- **TO DO**
Output the records in full, exactly as given.

Source records:

━━━━━━

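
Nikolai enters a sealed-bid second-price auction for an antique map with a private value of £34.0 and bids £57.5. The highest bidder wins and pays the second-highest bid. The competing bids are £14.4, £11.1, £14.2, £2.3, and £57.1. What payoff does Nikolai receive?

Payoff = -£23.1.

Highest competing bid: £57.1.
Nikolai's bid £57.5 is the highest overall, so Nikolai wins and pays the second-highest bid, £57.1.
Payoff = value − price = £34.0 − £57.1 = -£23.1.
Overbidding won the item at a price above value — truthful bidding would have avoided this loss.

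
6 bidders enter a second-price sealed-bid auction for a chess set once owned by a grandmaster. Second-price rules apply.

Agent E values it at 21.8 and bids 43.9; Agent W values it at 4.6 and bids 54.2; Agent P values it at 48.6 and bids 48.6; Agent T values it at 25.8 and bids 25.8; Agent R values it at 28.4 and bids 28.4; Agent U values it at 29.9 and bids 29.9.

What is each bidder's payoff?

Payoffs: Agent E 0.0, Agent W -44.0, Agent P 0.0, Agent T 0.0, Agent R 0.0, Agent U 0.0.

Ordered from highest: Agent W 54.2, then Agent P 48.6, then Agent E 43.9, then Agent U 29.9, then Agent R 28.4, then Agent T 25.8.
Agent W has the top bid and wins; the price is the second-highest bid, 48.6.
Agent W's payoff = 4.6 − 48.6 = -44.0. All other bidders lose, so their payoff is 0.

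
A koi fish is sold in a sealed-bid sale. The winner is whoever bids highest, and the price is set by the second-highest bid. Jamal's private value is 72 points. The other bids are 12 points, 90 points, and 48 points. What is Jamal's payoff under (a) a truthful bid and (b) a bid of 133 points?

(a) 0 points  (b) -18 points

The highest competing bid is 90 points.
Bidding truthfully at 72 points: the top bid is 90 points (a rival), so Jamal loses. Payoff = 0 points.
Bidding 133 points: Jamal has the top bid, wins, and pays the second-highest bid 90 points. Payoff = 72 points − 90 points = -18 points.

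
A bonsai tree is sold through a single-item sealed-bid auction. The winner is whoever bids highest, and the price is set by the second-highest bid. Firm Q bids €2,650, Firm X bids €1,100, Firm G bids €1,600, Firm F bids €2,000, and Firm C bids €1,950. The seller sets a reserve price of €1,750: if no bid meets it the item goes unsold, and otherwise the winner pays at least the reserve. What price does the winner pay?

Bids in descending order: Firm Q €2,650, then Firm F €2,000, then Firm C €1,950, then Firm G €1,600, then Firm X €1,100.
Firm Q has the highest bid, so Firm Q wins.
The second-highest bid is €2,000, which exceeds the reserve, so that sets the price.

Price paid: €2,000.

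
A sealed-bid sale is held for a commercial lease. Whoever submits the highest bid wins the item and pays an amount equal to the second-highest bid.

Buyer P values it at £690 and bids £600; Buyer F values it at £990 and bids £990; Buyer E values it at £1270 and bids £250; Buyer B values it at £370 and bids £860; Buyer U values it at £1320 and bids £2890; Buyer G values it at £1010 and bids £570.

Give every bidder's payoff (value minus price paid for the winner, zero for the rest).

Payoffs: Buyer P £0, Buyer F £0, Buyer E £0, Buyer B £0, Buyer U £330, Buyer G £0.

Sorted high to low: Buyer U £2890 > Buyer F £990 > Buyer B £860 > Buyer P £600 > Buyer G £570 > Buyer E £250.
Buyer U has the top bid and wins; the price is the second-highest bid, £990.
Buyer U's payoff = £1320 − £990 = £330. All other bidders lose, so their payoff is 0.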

━━━━━━

- **WRITTEN RESPONSE**
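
Nikolai enters a sealed-bid second-price auction for an antique map with a private value of £34.0 and bids £57.5. The highest bidder wins and pays the second-highest bid. The competing bids are £14.4, £11.1, £14.2, £2.3, and £57.1. What payoff does Nikolai receive?

Payoff = -£23.1.

Highest competing bid: £57.1.
Nikolai's bid £57.5 is the highest overall, so Nikolai wins and pays the second-highest bid, £57.1.
Payoff = value − price = £34.0 − £57.1 = -£23.1.
Overbidding won the item at a price above value — truthful bidding would have avoided this loss.

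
6 bidders enter a second-price sealed-bid auction for a chess set once owned by a grandmaster. Second-price rules apply.

Agent E values it at 21.8 and bids 43.9; Agent W values it at 4.6 and bids 54.2; Agent P values it at 48.6 and bids 48.6; Agent T values it at 25.8 and bids 25.8; Agent R values it at 28.4 and bids 28.4; Agent U values it at 29.9 and bids 29.9.

What is each bidder's payoff?

Payoffs: Agent E 0.0, Agent W -44.0, Agent P 0.0, Agent T 0.0, Agent R 0.0, Agent U 0.0.

Ordered from highest: Agent W 54.2, then Agent P 48.6, then Agent E 43.9, then Agent U 29.9, then Agent R 28.4, then Agent T 25.8.
Agent W has the top bid and wins; the price is the second-highest bid, 48.6.
Agent W's payoff = 4.6 − 48.6 = -44.0. All other bidders lose, so their payoff is 0.

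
A koi fish is sold in a sealed-bid sale. The winner is whoever bids highest, and the price is set by the second-highest bid. Jamal's private value is 72 points. The other bids are 12 points, 90 points, and 48 points. What is Jamal's payoff under (a) a truthful bid and (b) a bid of 133 points?

(a) 0 points  (b) -18 points

The highest competing bid is 90 points.
Bidding truthfully at 72 points: the top bid is 90 points (a rival), so Jamal loses. Payoff = 0 points.
Bidding 133 points: Jamal has the top bid, wins, and pays the second-highest bid 90 points. Payoff = 72 points − 90 points = -18 points.

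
A bonsai tree is sold through a single-item sealed-bid auction. The winner is whoever bids highest, and the price is set by the second-highest bid. Firm Q bids €2,650, Firm X bids €1,100, Firm G bids €1,600, Firm F bids €2,000, and Firm C bids €1,950. The seller sets a reserve price of €1,750: if no bid meets it the item goes unsold, and otherwise the winner pays at least the reserve. What price does the winner pay?

Bids in descending order: Firm Q €2,650, then Firm F €2,000, then Firm C €1,950, then Firm G €1,600, then Firm X €1,100.
Firm Q has the highest bid, so Firm Q wins.
The second-highest bid is €2,000, which exceeds the reserve, so that sets the price.

Price paid: €2,000.

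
A sealed-bid sale is held for a commercial lease. Whoever submits the highest bid wins the item and pays an amount equal to the second-highest bid.

Buyer P values it at £690 and bids £600; Buyer F values it at £990 and bids £990; Buyer E values it at £1270 and bids £250; Buyer B values it at £370 and bids £860; Buyer U values it at £1320 and bids £2890; Buyer G values it at £1010 and bids £570.

Give every bidder's payoff (value minus price paid for the winner, zero for the rest).

Payoffs: Buyer P £0, Buyer F £0, Buyer E £0, Buyer B £0, Buyer U £330, Buyer G £0.

Sorted high to low: Buyer U £2890 > Buyer F £990 > Buyer B £860 > Buyer P £600 > Buyer G £570 > Buyer E £250.
Buyer U has the top bid and wins; the price is the second-highest bid, £990.
Buyer U's payoff = £1320 − £990 = £330. All other bidders lose, so their payoff is 0.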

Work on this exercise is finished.